▶ _YOUR TASK_: Output all records exactly.
►
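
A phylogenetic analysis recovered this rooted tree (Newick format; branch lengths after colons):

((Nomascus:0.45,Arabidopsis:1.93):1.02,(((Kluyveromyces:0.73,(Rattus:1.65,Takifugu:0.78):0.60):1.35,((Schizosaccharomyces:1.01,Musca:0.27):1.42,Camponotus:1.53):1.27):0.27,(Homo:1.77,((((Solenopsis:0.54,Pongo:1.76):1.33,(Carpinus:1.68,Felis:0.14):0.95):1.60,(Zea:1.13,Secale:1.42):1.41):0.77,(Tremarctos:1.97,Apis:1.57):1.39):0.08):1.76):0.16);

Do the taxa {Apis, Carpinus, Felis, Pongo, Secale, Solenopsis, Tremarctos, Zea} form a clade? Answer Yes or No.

The most recent common ancestor of these taxa subtends ((((Solenopsis,Pongo),(Carpinus,Felis)),(Zea,Secale)),(Tremarctos,Apis)).
That clade has exactly 8 tips — every listed taxon and nothing else — so the group is monophyletic.

Yes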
◄
▶ _RESPONSE BOX_:
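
A phylogenetic analysis recovered this rooted tree (Newick format; branch lengths after colons):

((Nomascus:0.45,Arabidopsis:1.93):1.02,(((Kluyveromyces:0.73,(Rattus:1.65,Takifugu:0.78):0.60):1.35,((Schizosaccharomyces:1.01,Musca:0.27):1.42,Camponotus:1.53):1.27):0.27,(Homo:1.77,((((Solenopsis:0.54,Pongo:1.76):1.33,(Carpinus:1.68,Felis:0.14):0.95):1.60,(Zea:1.13,Secale:1.42):1.41):0.77,(Tremarctos:1.97,Apis:1.57):1.39):0.08):1.76):0.16);

Do the taxa {Apis, Carpinus, Felis, Pongo, Secale, Solenopsis, Tremarctos, Zea} form a clade? Answer Yes or No.

The most recent common ancestor of these taxa subtends ((((Solenopsis,Pongo),(Carpinus,Felis)),(Zea,Secale)),(Tremarctos,Apis)).
That clade has exactly 8 tips — every listed taxon and nothing else — so the group is monophyletic.

Yes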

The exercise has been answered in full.